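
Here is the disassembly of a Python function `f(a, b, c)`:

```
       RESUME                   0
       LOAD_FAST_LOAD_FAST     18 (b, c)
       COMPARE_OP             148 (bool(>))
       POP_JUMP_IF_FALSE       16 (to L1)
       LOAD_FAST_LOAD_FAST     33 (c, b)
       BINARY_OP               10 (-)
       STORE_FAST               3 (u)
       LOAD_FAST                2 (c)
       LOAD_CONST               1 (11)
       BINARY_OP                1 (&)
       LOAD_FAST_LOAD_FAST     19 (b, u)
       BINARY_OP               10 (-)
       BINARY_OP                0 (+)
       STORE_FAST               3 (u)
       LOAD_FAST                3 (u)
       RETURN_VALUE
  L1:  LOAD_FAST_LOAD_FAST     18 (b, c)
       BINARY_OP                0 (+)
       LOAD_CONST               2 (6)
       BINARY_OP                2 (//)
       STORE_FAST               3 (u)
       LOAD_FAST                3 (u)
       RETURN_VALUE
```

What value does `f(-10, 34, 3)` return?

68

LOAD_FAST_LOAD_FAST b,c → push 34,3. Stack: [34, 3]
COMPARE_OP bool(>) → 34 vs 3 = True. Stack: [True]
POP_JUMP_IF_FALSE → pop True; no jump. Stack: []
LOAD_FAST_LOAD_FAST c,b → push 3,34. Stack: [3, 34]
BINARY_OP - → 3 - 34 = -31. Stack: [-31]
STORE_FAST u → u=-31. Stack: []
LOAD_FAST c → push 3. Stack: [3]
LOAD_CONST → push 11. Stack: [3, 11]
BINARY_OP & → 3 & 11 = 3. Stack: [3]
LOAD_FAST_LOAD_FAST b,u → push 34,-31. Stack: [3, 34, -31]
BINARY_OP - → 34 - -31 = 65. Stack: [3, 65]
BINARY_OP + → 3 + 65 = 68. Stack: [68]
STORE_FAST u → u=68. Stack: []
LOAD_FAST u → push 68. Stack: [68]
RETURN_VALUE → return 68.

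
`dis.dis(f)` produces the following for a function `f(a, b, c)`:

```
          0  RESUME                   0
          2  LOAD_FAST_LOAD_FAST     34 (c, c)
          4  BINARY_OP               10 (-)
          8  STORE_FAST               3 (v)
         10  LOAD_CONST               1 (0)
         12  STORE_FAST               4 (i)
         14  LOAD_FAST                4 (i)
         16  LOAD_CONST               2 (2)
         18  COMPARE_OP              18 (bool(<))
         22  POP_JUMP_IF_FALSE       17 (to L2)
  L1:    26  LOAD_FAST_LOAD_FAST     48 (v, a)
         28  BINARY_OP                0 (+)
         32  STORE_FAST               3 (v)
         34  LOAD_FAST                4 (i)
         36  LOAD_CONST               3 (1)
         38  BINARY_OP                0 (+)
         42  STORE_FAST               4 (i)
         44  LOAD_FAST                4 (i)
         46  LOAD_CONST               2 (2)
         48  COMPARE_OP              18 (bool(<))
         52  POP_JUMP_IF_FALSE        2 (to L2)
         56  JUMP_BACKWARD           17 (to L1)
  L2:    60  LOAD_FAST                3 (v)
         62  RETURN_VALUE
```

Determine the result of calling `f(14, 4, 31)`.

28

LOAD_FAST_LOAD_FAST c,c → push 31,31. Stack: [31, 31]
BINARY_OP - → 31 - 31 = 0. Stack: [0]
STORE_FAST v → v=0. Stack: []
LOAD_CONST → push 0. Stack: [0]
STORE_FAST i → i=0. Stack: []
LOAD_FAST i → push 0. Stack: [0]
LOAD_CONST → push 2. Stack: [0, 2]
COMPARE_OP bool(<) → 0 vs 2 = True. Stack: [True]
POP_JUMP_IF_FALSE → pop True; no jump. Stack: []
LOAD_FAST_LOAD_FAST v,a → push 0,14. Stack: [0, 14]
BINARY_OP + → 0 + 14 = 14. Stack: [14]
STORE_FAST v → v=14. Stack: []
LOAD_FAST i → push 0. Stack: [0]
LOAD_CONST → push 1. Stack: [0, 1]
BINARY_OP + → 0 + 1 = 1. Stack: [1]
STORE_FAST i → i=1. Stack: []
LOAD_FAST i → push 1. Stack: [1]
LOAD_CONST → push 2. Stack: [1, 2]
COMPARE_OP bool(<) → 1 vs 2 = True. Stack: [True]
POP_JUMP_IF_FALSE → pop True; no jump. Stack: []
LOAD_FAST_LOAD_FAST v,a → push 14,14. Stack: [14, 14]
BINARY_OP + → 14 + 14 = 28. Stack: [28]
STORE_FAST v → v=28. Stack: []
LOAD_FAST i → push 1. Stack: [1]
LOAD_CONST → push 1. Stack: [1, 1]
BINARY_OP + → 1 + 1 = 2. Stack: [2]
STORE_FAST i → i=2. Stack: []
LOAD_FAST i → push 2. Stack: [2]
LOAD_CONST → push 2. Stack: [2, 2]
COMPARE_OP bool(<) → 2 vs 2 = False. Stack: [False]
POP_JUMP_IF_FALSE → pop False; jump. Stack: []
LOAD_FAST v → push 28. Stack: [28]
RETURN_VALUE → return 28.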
_ _ _ _
Search the entries for the string "function" and return each line where it turns up.

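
Here is the disassembly of a Python function `f(a, b, c)`:
`dis.dis(f)` produces the following for a function `f(a, b, c)`: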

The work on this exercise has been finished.